= Records =
________

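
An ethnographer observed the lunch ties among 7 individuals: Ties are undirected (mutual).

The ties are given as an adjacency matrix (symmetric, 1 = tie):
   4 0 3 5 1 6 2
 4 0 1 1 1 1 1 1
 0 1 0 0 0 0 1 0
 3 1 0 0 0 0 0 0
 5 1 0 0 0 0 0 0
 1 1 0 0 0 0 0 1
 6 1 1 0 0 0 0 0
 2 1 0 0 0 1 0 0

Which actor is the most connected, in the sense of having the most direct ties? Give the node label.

4

Degrees — 0:2, 1:2, 2:2, 3:1, 4:6, 5:1, 6:2.
The maximum is 6, attained only by 4.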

________

= Problem to work on =
Repeat each record above precisely as written.

= Solution for this problem =
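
An ethnographer observed the lunch ties among 7 individuals: Ties are undirected (mutual).

The ties are given as an adjacency matrix (symmetric, 1 = tie):
   4 0 3 5 1 6 2
 4 0 1 1 1 1 1 1
 0 1 0 0 0 0 1 0
 3 1 0 0 0 0 0 0
 5 1 0 0 0 0 0 0
 1 1 0 0 0 0 0 1
 6 1 1 0 0 0 0 0
 2 1 0 0 0 1 0 0

Which actor is the most connected, in the sense of having the most direct ties? Give the node label.

4

Degrees — 0:2, 1:2, 2:2, 3:1, 4:6, 5:1, 6:2.
The maximum is 6, attained only by 4.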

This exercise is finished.